Data for analysis Start Marker
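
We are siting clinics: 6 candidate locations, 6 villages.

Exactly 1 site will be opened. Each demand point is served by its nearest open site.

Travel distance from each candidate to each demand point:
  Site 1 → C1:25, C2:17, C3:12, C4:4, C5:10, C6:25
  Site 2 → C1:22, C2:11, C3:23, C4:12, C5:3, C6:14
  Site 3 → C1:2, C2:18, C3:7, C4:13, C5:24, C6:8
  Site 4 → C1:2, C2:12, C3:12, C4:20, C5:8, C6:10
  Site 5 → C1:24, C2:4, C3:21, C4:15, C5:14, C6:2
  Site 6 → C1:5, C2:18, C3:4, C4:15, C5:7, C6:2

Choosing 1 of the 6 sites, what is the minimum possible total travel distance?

51

Open {Site 6}.
  C1→Site 6 5, C2→Site 6 18, C3→Site 6 4, C4→Site 6 15, C5→Site 6 7, C6→Site 6 2  ⇒ total 51.
Compare {Site 4}: total 64.
Compare {Site 3}: total 72.
No size-1 selection does better; minimum is 51.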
Data for analysis End Marker
▸ The problem
Exactly as given, repeat each line above.

▸ Solution for this problem
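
We are siting clinics: 6 candidate locations, 6 villages.

Exactly 1 site will be opened. Each demand point is served by its nearest open site.

Travel distance from each candidate to each demand point:
  Site 1 → C1:25, C2:17, C3:12, C4:4, C5:10, C6:25
  Site 2 → C1:22, C2:11, C3:23, C4:12, C5:3, C6:14
  Site 3 → C1:2, C2:18, C3:7, C4:13, C5:24, C6:8
  Site 4 → C1:2, C2:12, C3:12, C4:20, C5:8, C6:10
  Site 5 → C1:24, C2:4, C3:21, C4:15, C5:14, C6:2
  Site 6 → C1:5, C2:18, C3:4, C4:15, C5:7, C6:2

Choosing 1 of the 6 sites, what is the minimum possible total travel distance?

51

Open {Site 6}.
  C1→Site 6 5, C2→Site 6 18, C3→Site 6 4, C4→Site 6 15, C5→Site 6 7, C6→Site 6 2  ⇒ total 51.
Compare {Site 4}: total 64.
Compare {Site 3}: total 72.
No size-1 selection does better; minimum is 51.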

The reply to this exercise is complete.